» **WHAT THE EXERCISE ASKS**:
Exactly reproduce the lines beginning with the line that includes "What is entry" and ending with the last line of the data.
══ GIVEN DATA ══
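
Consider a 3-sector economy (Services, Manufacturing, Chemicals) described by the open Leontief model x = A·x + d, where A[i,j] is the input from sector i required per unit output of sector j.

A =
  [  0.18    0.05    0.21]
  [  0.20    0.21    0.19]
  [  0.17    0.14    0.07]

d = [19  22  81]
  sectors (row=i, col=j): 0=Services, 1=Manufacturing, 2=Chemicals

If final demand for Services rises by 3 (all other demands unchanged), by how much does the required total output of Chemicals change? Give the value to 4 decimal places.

Form M = I − A:
  [  0.82   -0.05   -0.21]
  [ -0.20    0.79   -0.19]
  [ -0.17   -0.14    0.93]
Leontief inverse L = M⁻¹:
  [  1.3220    0.1417    0.3275]
  [  0.4075    1.3571    0.3693]
  [  0.3030    0.2302    1.1907]
Total output x = L · d:
  x_0 = 1.3220·19 + 0.1417·22 + 0.3275·81 = 54.7586
  x_1 = 0.4075·19 + 1.3571·22 + 0.3693·81 = 67.5100
  x_2 = 0.3030·19 + 0.2302·22 + 1.1907·81 = 107.2692
Δx_2 = L[2,0] · Δd_0 = 0.3030 · 3 = 0.9090

0.9090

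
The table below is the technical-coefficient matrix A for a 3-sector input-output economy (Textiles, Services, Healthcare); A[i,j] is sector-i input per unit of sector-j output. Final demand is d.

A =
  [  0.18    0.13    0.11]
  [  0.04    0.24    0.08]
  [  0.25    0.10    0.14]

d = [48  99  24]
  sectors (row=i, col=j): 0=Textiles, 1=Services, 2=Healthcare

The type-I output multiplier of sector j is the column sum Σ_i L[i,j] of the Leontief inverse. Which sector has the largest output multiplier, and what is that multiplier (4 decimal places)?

Form M = I − A:
  [  0.82   -0.13   -0.11]
  [ -0.04    0.76   -0.08]
  [ -0.25   -0.10    0.86]
Leontief inverse L = M⁻¹:
  [  1.2887    0.2451    0.1876]
  [  0.1086    1.3527    0.1397]
  [  0.3872    0.2286    1.2336]
Total output x = L · d:
  x_0 = 1.2887·48 + 0.2451·99 + 0.1876·24 = 90.6264
  x_1 = 0.1086·48 + 1.3527·99 + 0.1397·24 = 142.4877
  x_2 = 0.3872·48 + 0.2286·99 + 1.2336·24 = 70.8202
Output multipliers (column sums of L):
  Textiles: 1.7845
  Services: 1.8264
  Healthcare: 1.5609

Services (1.8264)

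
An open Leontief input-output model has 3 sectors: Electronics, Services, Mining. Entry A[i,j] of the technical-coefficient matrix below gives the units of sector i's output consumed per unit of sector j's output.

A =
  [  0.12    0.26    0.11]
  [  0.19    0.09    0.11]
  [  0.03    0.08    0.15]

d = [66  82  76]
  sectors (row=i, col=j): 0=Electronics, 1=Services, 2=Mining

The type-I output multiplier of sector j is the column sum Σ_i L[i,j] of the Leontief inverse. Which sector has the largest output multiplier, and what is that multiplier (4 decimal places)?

Form M = I − A:
  [  0.88   -0.26   -0.11]
  [ -0.19    0.91   -0.11]
  [ -0.03   -0.08    0.85]
Leontief inverse L = M⁻¹:
  [  1.2227    0.3674    0.2058]
  [  0.2635    1.1907    0.1882]
  [  0.0680    0.1250    1.2014]
Total output x = L · d:
  x_0 = 1.2227·66 + 0.3674·82 + 0.2058·76 = 126.4684
  x_1 = 0.2635·66 + 1.1907·82 + 0.1882·76 = 129.3344
  x_2 = 0.0680·66 + 0.1250·82 + 1.2014·76 = 106.0480
Output multipliers (column sums of L):
  Electronics: 1.5542
  Services: 1.6832
  Mining: 1.5954

Services (1.6832)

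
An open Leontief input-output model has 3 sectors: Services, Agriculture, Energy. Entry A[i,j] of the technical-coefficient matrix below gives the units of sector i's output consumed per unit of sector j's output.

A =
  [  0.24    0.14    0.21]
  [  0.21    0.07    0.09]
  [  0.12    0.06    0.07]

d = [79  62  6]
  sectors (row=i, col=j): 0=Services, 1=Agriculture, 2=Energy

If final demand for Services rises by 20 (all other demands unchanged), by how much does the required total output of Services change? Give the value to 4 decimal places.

28.7322

Form M = I − A:
  [  0.76   -0.14   -0.21]
  [ -0.21    0.93   -0.09]
  [ -0.12   -0.06    0.93]
Leontief inverse L = M⁻¹:
  [  1.4366    0.2387    0.3475]
  [  0.3445    1.1393    0.1880]
  [  0.2076    0.1043    1.1322]
Total output x = L · d:
  x_0 = 1.4366·79 + 0.2387·62 + 0.3475·6 = 130.3754
  x_1 = 0.3445·79 + 1.1393·62 + 0.1880·6 = 98.9766
  x_2 = 0.2076·79 + 0.1043·62 + 1.1322·6 = 29.6598
Δx_0 = L[0,0] · Δd_0 = 1.4366 · 20 = 28.7322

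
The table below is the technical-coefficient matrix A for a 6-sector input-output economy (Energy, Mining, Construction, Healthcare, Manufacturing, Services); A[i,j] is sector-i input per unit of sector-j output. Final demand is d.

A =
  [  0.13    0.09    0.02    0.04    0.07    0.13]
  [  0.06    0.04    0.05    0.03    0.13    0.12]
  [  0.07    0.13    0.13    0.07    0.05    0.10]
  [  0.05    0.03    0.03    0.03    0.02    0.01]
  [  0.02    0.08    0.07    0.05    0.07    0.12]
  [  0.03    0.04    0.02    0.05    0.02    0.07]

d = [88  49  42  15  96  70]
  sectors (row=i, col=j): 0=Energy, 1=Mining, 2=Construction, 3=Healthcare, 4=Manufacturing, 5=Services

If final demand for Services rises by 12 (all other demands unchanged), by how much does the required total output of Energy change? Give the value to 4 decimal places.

2.4441

Form M = I − A:
  [  0.87   -0.09   -0.02   -0.04   -0.07   -0.13]
  [ -0.06    0.96   -0.05   -0.03   -0.13   -0.12]
  [ -0.07   -0.13    0.87   -0.07   -0.05   -0.10]
  [ -0.05   -0.03   -0.03    0.97   -0.02   -0.01]
  [ -0.02   -0.08   -0.07   -0.05    0.93   -0.12]
  [ -0.03   -0.04   -0.02   -0.05   -0.02    0.93]
Leontief inverse L = M⁻¹:
  [  1.1770    0.1378    0.0516    0.0730    0.1166    0.2037]
  [  0.0955    1.0858    0.0846    0.0619    0.1688    0.1850]
  [  0.1233    0.1913    1.1798    0.1111    0.1058    0.1836]
  [  0.0690    0.0497    0.0443    1.0424    0.0377    0.0369]
  [  0.0529    0.1212    0.1041    0.0797    1.1073    0.1780]
  [  0.0496    0.0605    0.0353    0.0652    0.0391    1.0996]
Total output x = L · d:
  x_0 = 1.1770·88 + 0.1378·49 + 0.0516·42 + 0.0730·15 + 0.1166·96 + 0.2037·70 = 139.0359
  x_1 = 0.0955·88 + 1.0858·49 + 0.0846·42 + 0.0619·15 + 0.1688·96 + 0.1850·70 = 95.2430
  x_2 = 0.1233·88 + 0.1913·49 + 1.1798·42 + 0.1111·15 + 0.1058·96 + 0.1836·70 = 94.4447
  x_3 = 0.0690·88 + 0.0497·49 + 0.0443·42 + 1.0424·15 + 0.0377·96 + 0.0369·70 = 32.2125
  x_4 = 0.0529·88 + 0.1212·49 + 0.1041·42 + 0.0797·15 + 1.1073·96 + 0.1780·70 = 134.9287
  x_5 = 0.0496·88 + 0.0605·49 + 0.0353·42 + 0.0652·15 + 0.0391·96 + 1.0996·70 = 90.5149
Δx_0 = L[0,5] · Δd_5 = 0.2037 · 12 = 2.4441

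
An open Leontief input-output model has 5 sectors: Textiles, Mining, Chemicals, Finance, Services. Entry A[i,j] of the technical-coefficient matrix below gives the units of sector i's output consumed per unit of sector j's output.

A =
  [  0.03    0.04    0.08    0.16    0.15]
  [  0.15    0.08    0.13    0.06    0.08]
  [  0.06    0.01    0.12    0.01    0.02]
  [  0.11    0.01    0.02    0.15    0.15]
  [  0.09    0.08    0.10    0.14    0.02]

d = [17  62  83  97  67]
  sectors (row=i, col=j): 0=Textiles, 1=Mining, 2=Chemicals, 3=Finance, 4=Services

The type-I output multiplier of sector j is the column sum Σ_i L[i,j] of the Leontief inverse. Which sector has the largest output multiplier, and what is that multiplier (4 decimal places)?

Form M = I − A:
  [  0.97   -0.04   -0.08   -0.16   -0.15]
  [ -0.15    0.92   -0.13   -0.06   -0.08]
  [ -0.06   -0.01    0.88   -0.01   -0.02]
  [ -0.11   -0.01   -0.02    0.85   -0.15]
  [ -0.09   -0.08   -0.10   -0.14    0.98]
Leontief inverse L = M⁻¹:
  [  1.0987    0.0707    0.1404    0.2489    0.2149]
  [  0.2153    1.1132    0.2044    0.1463    0.1504]
  [  0.0828    0.0203    1.1527    0.0378    0.0436]
  [  0.1734    0.0413    0.0756    1.2496    0.2227]
  [  0.1517    0.1053    0.1580    0.2172    1.0887]
Total output x = L · d:
  x_0 = 1.0987·17 + 0.0707·62 + 0.1404·83 + 0.2489·97 + 0.2149·67 = 73.2501
  x_1 = 0.2153·17 + 1.1132·62 + 0.2044·83 + 0.1463·97 + 0.1504·67 = 113.9152
  x_2 = 0.0828·17 + 0.0203·62 + 1.1527·83 + 0.0378·97 + 0.0436·67 = 104.9295
  x_3 = 0.1734·17 + 0.0413·62 + 0.0756·83 + 1.2496·97 + 0.2227·67 = 147.9177
  x_4 = 0.1517·17 + 0.1053·62 + 0.1580·83 + 0.2172·97 + 1.0887·67 = 116.2318
Output multipliers (column sums of L):
  Textiles: 1.7220
  Mining: 1.3509
  Chemicals: 1.7311
  Finance: 1.8997
  Services: 1.7203

Finance (1.8997)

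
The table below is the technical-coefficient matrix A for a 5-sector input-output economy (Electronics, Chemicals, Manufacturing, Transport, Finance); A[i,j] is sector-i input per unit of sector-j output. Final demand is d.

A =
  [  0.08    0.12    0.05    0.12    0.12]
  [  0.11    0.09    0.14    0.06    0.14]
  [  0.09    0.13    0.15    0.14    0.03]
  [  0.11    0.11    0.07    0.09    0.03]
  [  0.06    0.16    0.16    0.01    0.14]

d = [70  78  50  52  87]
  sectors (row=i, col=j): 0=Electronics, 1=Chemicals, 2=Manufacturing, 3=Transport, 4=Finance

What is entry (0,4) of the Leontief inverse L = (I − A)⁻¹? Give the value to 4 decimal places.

L[0,4] = 0.2148

Form M = I − A:
  [  0.92   -0.12   -0.05   -0.12   -0.12]
  [ -0.11    0.91   -0.14   -0.06   -0.14]
  [ -0.09   -0.13    0.85   -0.14   -0.03]
  [ -0.11   -0.11   -0.07    0.91   -0.03]
  [ -0.06   -0.16   -0.16   -0.01    0.86]
Leontief inverse L = M⁻¹:
  [  1.1694    0.2394    0.1649    0.1977    0.2148]
  [  0.2075    1.2265    0.2726    0.1528    0.2435]
  [  0.1918    0.2574    1.2727    0.2394    0.1214]
  [  0.1864    0.2067    0.1607    1.1630    0.1058]
  [  0.1580    0.2952    0.3009    0.1003    1.2469]
Total output x = L · d:
  x_0 = 1.1694·70 + 0.2394·78 + 0.1649·50 + 0.1977·52 + 0.2148·87 = 137.7474
  x_1 = 0.2075·70 + 1.2265·78 + 0.2726·50 + 0.1528·52 + 0.2435·87 = 152.9481
  x_2 = 0.1918·70 + 0.2574·78 + 1.2727·50 + 0.2394·52 + 0.1214·87 = 120.1532
  x_3 = 0.1864·70 + 0.2067·78 + 0.1607·50 + 1.1630·52 + 0.1058·87 = 106.8923
  x_4 = 0.1580·70 + 0.2952·78 + 0.3009·50 + 0.1003·52 + 1.2469·87 = 162.8255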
═══
» **RESULT OF THIS EXERCISE**:
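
What is entry (0,4) of the Leontief inverse L = (I − A)⁻¹? Give the value to 4 decimal places.

L[0,4] = 0.2148

Form M = I − A:
  [  0.92   -0.12   -0.05   -0.12   -0.12]
  [ -0.11    0.91   -0.14   -0.06   -0.14]
  [ -0.09   -0.13    0.85   -0.14   -0.03]
  [ -0.11   -0.11   -0.07    0.91   -0.03]
  [ -0.06   -0.16   -0.16   -0.01    0.86]
Leontief inverse L = M⁻¹:
  [  1.1694    0.2394    0.1649    0.1977    0.2148]
  [  0.2075    1.2265    0.2726    0.1528    0.2435]
  [  0.1918    0.2574    1.2727    0.2394    0.1214]
  [  0.1864    0.2067    0.1607    1.1630    0.1058]
  [  0.1580    0.2952    0.3009    0.1003    1.2469]
Total output x = L · d:
  x_0 = 1.1694·70 + 0.2394·78 + 0.1649·50 + 0.1977·52 + 0.2148·87 = 137.7474
  x_1 = 0.2075·70 + 1.2265·78 + 0.2726·50 + 0.1528·52 + 0.2435·87 = 152.9481
  x_2 = 0.1918·70 + 0.2574·78 + 1.2727·50 + 0.2394·52 + 0.1214·87 = 120.1532
  x_3 = 0.1864·70 + 0.2067·78 + 0.1607·50 + 1.1630·52 + 0.1058·87 = 106.8923
  x_4 = 0.1580·70 + 0.2952·78 + 0.3009·50 + 0.1003·52 + 1.2469·87 = 162.8255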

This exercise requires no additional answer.